■ AIM OF THE EXERCISE ■
Find every line of the records that has "expressed" and return it.

==== SOURCE MATERIAL

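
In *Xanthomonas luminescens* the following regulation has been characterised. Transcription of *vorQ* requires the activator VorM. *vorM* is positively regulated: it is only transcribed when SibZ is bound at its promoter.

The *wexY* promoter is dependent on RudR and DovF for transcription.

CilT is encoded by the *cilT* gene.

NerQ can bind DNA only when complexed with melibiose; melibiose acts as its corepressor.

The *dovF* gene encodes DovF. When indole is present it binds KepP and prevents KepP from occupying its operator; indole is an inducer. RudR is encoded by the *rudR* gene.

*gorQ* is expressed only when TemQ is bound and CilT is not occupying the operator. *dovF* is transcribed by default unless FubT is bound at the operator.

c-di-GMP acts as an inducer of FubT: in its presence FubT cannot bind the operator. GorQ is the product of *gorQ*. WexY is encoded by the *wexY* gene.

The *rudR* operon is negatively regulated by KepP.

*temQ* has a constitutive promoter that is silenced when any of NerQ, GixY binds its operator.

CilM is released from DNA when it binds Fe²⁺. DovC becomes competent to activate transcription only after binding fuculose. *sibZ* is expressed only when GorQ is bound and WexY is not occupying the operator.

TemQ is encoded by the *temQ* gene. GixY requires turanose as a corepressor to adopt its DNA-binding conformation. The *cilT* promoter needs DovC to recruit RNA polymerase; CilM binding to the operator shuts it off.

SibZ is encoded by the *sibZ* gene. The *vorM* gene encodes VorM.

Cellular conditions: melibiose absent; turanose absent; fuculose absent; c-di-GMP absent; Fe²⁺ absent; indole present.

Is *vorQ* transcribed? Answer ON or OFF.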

========

■ EXPECTED ANSWER ■
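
*gorQ* is expressed only when TemQ is bound and CilT is not occupying the operator. *dovF* is transcribed by default unless FubT is bound at the operator.
CilM is released from DNA when it binds Fe²⁺. DovC becomes competent to activate transcription only after binding fuculose. *sibZ* is expressed only when GorQ is bound and WexY is not occupying the operator.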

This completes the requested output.